#### Exercise data

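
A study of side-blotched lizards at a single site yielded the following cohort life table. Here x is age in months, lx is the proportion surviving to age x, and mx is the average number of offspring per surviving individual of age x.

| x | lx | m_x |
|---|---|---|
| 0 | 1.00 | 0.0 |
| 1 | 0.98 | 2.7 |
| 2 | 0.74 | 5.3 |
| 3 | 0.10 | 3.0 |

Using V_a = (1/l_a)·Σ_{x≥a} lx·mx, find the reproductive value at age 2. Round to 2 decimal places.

5.71

lx·mx for x ≥ 2: 3.922, 0.3 → sum = 4.222
V_2 = 4.222 / l_2 = 4.222 / 0.74 = 5.705405… → 5.71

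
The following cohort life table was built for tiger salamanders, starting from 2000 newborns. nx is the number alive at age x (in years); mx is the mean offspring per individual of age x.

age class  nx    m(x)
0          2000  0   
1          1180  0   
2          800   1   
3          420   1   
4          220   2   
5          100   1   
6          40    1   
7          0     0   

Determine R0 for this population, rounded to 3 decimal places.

0.900

lx = nx/n0 = nx/2000: 1, 0.59, 0.4, 0.21, 0.11, 0.05, 0.02, 0
lx·mx by age: 0, 0, 0.4, 0.21, 0.22, 0.05, 0.02, 0
R0 = Σ lx·mx = 0.9 → 0.900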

########

Problem statement:
Pull from the data each line where the string "number" turns up.

Response to the exercise:
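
A study of side-blotched lizards at a single site yielded the following cohort life table. Here x is age in months, lx is the proportion surviving to age x, and mx is the average number of offspring per surviving individual of age x.
The following cohort life table was built for tiger salamanders, starting from 2000 newborns. nx is the number alive at age x (in years); mx is the mean offspring per individual of age x.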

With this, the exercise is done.